PROBLEM TO SOLVE: Retype, word for word, every line of the records below starting at the one that contains "(h^2 - h - 12)/(h^3" and ending at the one that contains "Iteratively Factor: n^5"; include both of those lines and nothing more.

Saved data entries
******
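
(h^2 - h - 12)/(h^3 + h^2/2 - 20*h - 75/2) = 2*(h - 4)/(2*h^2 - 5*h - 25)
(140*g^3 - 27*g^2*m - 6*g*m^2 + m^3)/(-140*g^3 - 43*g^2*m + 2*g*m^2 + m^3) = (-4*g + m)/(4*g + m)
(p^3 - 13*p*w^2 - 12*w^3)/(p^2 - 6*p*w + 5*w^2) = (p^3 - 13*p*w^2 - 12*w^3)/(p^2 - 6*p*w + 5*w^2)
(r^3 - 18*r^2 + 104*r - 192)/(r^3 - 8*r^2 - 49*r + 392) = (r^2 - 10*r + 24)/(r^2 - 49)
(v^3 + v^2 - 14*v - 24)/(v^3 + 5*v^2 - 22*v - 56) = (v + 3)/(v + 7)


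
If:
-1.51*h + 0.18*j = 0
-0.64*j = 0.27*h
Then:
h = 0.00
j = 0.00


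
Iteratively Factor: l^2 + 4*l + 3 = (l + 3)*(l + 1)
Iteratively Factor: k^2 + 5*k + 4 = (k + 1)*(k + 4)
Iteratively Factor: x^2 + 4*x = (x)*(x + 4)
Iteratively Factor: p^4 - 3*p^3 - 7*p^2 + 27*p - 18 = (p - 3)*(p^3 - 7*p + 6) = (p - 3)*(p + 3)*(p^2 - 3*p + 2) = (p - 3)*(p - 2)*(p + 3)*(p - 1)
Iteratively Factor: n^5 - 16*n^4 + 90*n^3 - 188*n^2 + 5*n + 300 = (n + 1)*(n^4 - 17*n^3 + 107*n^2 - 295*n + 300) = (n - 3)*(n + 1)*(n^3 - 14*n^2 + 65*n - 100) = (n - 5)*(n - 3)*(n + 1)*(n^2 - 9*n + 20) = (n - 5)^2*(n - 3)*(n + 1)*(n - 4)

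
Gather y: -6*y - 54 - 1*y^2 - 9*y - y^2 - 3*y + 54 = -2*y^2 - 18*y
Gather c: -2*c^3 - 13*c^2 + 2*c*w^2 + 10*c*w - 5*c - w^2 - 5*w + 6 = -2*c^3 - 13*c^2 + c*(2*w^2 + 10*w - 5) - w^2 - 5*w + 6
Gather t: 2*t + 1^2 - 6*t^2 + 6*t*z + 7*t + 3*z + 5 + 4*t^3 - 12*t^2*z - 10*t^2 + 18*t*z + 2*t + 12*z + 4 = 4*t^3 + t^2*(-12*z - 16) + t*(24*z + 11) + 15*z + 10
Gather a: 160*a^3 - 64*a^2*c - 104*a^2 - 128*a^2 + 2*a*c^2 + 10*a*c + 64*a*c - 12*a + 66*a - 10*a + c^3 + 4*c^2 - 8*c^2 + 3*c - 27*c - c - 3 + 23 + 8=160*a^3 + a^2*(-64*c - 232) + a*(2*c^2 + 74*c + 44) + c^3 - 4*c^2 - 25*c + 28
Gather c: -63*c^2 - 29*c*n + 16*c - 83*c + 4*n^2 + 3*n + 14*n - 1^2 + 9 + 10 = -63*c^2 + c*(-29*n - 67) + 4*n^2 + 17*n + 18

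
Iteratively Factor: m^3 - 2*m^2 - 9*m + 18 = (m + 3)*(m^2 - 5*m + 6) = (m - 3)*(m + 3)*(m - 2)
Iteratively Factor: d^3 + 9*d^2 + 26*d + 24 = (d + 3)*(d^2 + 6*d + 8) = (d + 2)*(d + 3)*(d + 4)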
******
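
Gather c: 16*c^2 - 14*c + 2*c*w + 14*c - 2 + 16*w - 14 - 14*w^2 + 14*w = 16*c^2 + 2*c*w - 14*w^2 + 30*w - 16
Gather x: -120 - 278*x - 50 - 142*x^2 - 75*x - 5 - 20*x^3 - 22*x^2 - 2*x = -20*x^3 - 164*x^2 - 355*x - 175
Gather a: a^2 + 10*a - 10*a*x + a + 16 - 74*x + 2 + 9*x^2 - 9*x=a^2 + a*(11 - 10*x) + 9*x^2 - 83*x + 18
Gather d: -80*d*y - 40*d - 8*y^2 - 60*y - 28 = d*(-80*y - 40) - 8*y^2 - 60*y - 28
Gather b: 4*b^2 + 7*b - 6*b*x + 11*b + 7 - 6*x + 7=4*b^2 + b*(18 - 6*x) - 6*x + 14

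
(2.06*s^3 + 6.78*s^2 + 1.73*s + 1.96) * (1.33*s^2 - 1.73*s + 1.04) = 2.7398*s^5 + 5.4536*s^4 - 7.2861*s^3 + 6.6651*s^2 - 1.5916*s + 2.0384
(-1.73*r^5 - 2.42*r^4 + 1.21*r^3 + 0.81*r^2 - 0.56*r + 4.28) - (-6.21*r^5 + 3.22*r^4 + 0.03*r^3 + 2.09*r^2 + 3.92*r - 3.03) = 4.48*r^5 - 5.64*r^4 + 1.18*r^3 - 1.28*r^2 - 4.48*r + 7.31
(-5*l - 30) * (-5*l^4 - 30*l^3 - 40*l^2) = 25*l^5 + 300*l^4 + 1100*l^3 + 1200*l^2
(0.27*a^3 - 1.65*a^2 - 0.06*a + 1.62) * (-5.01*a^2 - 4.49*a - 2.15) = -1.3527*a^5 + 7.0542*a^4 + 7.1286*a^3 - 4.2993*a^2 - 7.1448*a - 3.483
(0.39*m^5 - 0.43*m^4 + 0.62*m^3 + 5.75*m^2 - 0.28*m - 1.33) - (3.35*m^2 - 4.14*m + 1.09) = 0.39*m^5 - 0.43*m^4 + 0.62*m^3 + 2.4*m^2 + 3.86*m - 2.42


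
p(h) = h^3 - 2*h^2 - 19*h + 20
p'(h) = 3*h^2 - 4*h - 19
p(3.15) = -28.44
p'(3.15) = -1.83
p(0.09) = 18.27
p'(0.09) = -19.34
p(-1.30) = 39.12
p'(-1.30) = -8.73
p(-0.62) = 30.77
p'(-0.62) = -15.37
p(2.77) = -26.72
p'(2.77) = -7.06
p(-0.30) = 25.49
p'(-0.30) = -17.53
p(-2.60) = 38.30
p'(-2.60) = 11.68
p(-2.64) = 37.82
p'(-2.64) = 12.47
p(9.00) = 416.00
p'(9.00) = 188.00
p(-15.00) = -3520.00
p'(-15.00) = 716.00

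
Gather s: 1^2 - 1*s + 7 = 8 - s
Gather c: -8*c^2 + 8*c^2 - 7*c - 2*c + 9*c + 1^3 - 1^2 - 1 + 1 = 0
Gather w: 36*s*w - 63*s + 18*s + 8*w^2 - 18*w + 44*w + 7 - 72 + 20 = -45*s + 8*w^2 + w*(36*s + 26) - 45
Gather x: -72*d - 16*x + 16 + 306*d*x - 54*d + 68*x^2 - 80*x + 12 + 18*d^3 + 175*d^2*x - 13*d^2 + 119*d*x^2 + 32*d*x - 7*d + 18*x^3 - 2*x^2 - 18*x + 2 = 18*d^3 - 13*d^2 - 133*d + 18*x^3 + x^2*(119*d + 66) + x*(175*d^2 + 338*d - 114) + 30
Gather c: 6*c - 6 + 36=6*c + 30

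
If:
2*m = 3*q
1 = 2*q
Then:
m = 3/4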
******
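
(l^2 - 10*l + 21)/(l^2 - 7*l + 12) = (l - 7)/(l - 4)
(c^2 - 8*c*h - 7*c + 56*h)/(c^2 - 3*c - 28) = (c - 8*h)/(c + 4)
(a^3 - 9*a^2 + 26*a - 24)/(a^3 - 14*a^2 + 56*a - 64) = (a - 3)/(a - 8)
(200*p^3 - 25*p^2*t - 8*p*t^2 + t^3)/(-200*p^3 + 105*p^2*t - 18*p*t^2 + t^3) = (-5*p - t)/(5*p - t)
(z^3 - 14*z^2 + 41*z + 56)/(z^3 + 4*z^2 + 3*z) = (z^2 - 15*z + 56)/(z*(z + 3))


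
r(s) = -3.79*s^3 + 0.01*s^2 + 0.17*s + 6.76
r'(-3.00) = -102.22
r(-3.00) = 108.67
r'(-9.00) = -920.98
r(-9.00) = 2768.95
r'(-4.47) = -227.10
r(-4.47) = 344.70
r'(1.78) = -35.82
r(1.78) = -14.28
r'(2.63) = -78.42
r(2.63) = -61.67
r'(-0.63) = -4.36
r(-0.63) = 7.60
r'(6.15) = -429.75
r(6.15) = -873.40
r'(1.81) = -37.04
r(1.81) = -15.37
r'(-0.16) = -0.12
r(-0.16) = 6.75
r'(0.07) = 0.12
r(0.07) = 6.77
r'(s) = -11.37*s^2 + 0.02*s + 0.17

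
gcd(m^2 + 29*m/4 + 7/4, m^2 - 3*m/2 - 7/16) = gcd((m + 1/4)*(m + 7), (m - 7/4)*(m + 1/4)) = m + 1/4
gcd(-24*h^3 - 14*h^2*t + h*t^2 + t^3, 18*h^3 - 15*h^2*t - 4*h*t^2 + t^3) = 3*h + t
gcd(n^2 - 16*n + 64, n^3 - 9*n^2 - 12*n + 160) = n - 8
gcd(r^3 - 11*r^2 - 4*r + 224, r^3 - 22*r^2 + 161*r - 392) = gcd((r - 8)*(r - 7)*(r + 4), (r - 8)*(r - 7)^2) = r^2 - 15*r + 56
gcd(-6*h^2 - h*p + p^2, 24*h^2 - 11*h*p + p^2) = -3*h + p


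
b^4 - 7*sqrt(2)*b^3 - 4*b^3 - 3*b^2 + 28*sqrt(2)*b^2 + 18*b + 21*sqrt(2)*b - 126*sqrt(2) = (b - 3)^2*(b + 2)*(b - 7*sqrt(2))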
******
EXERCISE OUTPUT:
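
(h^2 - h - 12)/(h^3 + h^2/2 - 20*h - 75/2) = 2*(h - 4)/(2*h^2 - 5*h - 25)
(140*g^3 - 27*g^2*m - 6*g*m^2 + m^3)/(-140*g^3 - 43*g^2*m + 2*g*m^2 + m^3) = (-4*g + m)/(4*g + m)
(p^3 - 13*p*w^2 - 12*w^3)/(p^2 - 6*p*w + 5*w^2) = (p^3 - 13*p*w^2 - 12*w^3)/(p^2 - 6*p*w + 5*w^2)
(r^3 - 18*r^2 + 104*r - 192)/(r^3 - 8*r^2 - 49*r + 392) = (r^2 - 10*r + 24)/(r^2 - 49)
(v^3 + v^2 - 14*v - 24)/(v^3 + 5*v^2 - 22*v - 56) = (v + 3)/(v + 7)


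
If:
-1.51*h + 0.18*j = 0
-0.64*j = 0.27*h
Then:
h = 0.00
j = 0.00


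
Iteratively Factor: l^2 + 4*l + 3 = (l + 3)*(l + 1)
Iteratively Factor: k^2 + 5*k + 4 = (k + 1)*(k + 4)
Iteratively Factor: x^2 + 4*x = (x)*(x + 4)
Iteratively Factor: p^4 - 3*p^3 - 7*p^2 + 27*p - 18 = (p - 3)*(p^3 - 7*p + 6) = (p - 3)*(p + 3)*(p^2 - 3*p + 2) = (p - 3)*(p - 2)*(p + 3)*(p - 1)
Iteratively Factor: n^5 - 16*n^4 + 90*n^3 - 188*n^2 + 5*n + 300 = (n + 1)*(n^4 - 17*n^3 + 107*n^2 - 295*n + 300) = (n - 3)*(n + 1)*(n^3 - 14*n^2 + 65*n - 100) = (n - 5)*(n - 3)*(n + 1)*(n^2 - 9*n + 20) = (n - 5)^2*(n - 3)*(n + 1)*(n - 4)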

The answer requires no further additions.